(Dataset entries)
====

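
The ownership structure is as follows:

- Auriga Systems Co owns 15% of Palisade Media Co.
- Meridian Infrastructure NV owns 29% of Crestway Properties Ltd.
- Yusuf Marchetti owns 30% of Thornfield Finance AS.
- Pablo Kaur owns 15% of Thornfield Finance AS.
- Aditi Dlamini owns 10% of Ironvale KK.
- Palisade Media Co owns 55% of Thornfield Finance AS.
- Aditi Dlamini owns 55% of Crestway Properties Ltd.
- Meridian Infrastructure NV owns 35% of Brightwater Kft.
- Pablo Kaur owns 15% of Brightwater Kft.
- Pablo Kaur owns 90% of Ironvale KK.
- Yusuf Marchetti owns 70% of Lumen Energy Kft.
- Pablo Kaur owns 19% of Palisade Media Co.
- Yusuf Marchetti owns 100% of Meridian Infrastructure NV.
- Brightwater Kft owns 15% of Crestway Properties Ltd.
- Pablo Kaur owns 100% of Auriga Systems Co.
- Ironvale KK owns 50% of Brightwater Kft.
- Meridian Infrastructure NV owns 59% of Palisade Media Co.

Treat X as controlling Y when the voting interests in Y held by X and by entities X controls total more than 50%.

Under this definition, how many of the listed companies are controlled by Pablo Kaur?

3

Pablo holds 100% of Auriga, so Pablo controls Auriga.
Pablo holds 90% of Ironvale, so Pablo controls Ironvale.
Ironvale and Pablo together hold 50% + 15% = 65% of Brightwater, so Pablo controls Brightwater.
No other company's threshold is met.
Pablo controls 3 companies.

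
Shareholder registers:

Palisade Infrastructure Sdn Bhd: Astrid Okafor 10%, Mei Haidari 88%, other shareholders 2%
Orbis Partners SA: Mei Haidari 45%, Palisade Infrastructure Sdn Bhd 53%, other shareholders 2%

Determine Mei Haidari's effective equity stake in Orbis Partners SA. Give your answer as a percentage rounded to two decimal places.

91.64%

Mei reaches Orbis along 2 paths.
Direct stake: 45% = 45%.
Via Palisade: 88% × 53% = 46.64%.
Total: 45% + 46.64% = 91.64%.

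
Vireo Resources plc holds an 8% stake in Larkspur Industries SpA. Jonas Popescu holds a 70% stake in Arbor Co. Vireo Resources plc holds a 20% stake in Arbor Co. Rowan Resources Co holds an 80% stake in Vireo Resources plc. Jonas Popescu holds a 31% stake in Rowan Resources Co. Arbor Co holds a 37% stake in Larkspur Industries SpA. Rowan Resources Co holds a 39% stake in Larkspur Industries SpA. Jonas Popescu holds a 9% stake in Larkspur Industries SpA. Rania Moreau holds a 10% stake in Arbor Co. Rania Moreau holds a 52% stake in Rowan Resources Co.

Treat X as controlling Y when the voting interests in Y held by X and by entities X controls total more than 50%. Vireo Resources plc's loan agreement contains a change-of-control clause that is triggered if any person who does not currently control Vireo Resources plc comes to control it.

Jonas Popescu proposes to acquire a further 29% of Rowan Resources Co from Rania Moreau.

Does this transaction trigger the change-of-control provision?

The purchase adds only to Jonas's holdings (Rania's stake shrinks), so Jonas is the only person who could newly come to control Vireo.
Jonas holds 70% of Arbor, so Jonas controls Arbor.
Neither Jonas nor any entity Jonas controls holds any voting interest in Vireo.
So before the transaction, Jonas does not control Vireo.
After the purchase, Jonas's direct stake in Rowan rises to 31% + 29% = 60%, and Rania's stake falls to 23%.
Jonas holds 60% of Rowan, so Jonas controls Rowan.
Rowan holds 80% of Vireo, so Jonas controls Vireo.
Jonas did not control Vireo before and does after, so the clause is triggered.

Yes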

====

Return the entries above exactly, each one complete.

#### SOLVED PROBLEM
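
The ownership structure is as follows:

- Auriga Systems Co owns 15% of Palisade Media Co.
- Meridian Infrastructure NV owns 29% of Crestway Properties Ltd.
- Yusuf Marchetti owns 30% of Thornfield Finance AS.
- Pablo Kaur owns 15% of Thornfield Finance AS.
- Aditi Dlamini owns 10% of Ironvale KK.
- Palisade Media Co owns 55% of Thornfield Finance AS.
- Aditi Dlamini owns 55% of Crestway Properties Ltd.
- Meridian Infrastructure NV owns 35% of Brightwater Kft.
- Pablo Kaur owns 15% of Brightwater Kft.
- Pablo Kaur owns 90% of Ironvale KK.
- Yusuf Marchetti owns 70% of Lumen Energy Kft.
- Pablo Kaur owns 19% of Palisade Media Co.
- Yusuf Marchetti owns 100% of Meridian Infrastructure NV.
- Brightwater Kft owns 15% of Crestway Properties Ltd.
- Pablo Kaur owns 100% of Auriga Systems Co.
- Ironvale KK owns 50% of Brightwater Kft.
- Meridian Infrastructure NV owns 59% of Palisade Media Co.

Treat X as controlling Y when the voting interests in Y held by X and by entities X controls total more than 50%.

Under this definition, how many of the listed companies are controlled by Pablo Kaur?

3

Pablo holds 100% of Auriga, so Pablo controls Auriga.
Pablo holds 90% of Ironvale, so Pablo controls Ironvale.
Ironvale and Pablo together hold 50% + 15% = 65% of Brightwater, so Pablo controls Brightwater.
No other company's threshold is met.
Pablo controls 3 companies.

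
Shareholder registers:

Palisade Infrastructure Sdn Bhd: Astrid Okafor 10%, Mei Haidari 88%, other shareholders 2%
Orbis Partners SA: Mei Haidari 45%, Palisade Infrastructure Sdn Bhd 53%, other shareholders 2%

Determine Mei Haidari's effective equity stake in Orbis Partners SA. Give your answer as a percentage rounded to two decimal places.

91.64%

Mei reaches Orbis along 2 paths.
Direct stake: 45% = 45%.
Via Palisade: 88% × 53% = 46.64%.
Total: 45% + 46.64% = 91.64%.

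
Vireo Resources plc holds an 8% stake in Larkspur Industries SpA. Jonas Popescu holds a 70% stake in Arbor Co. Vireo Resources plc holds a 20% stake in Arbor Co. Rowan Resources Co holds an 80% stake in Vireo Resources plc. Jonas Popescu holds a 31% stake in Rowan Resources Co. Arbor Co holds a 37% stake in Larkspur Industries SpA. Rowan Resources Co holds a 39% stake in Larkspur Industries SpA. Jonas Popescu holds a 9% stake in Larkspur Industries SpA. Rania Moreau holds a 10% stake in Arbor Co. Rania Moreau holds a 52% stake in Rowan Resources Co.

Treat X as controlling Y when the voting interests in Y held by X and by entities X controls total more than 50%. Vireo Resources plc's loan agreement contains a change-of-control clause that is triggered if any person who does not currently control Vireo Resources plc comes to control it.

Jonas Popescu proposes to acquire a further 29% of Rowan Resources Co from Rania Moreau.

Does this transaction trigger the change-of-control provision?

The purchase adds only to Jonas's holdings (Rania's stake shrinks), so Jonas is the only person who could newly come to control Vireo.
Jonas holds 70% of Arbor, so Jonas controls Arbor.
Neither Jonas nor any entity Jonas controls holds any voting interest in Vireo.
So before the transaction, Jonas does not control Vireo.
After the purchase, Jonas's direct stake in Rowan rises to 31% + 29% = 60%, and Rania's stake falls to 23%.
Jonas holds 60% of Rowan, so Jonas controls Rowan.
Rowan holds 80% of Vireo, so Jonas controls Vireo.
Jonas did not control Vireo before and does after, so the clause is triggered.

Yes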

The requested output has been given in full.